TASK STATEMENT — Would you set down all of the entries below exactly as they stand?

Source records
==*==

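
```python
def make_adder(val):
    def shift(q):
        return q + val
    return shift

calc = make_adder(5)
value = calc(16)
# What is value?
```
21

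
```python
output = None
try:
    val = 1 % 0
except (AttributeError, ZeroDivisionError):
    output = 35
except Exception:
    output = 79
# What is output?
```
35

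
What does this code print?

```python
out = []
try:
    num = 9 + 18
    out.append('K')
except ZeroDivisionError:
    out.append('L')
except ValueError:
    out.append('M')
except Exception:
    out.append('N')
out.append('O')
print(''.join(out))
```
KO

No exception, try block completes normally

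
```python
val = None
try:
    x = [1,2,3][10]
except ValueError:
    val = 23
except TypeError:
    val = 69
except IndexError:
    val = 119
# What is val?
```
119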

==*==

RESULT OF THIS EXERCISE —
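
```python
def make_adder(val):
    def shift(q):
        return q + val
    return shift

calc = make_adder(5)
value = calc(16)
# What is value?
```
21

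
```python
output = None
try:
    val = 1 % 0
except (AttributeError, ZeroDivisionError):
    output = 35
except Exception:
    output = 79
# What is output?
```
35

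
What does this code print?

```python
out = []
try:
    num = 9 + 18
    out.append('K')
except ZeroDivisionError:
    out.append('L')
except ValueError:
    out.append('M')
except Exception:
    out.append('N')
out.append('O')
print(''.join(out))
```
KO

No exception, try block completes normally

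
```python
val = None
try:
    x = [1,2,3][10]
except ValueError:
    val = 23
except TypeError:
    val = 69
except IndexError:
    val = 119
# What is val?
```
119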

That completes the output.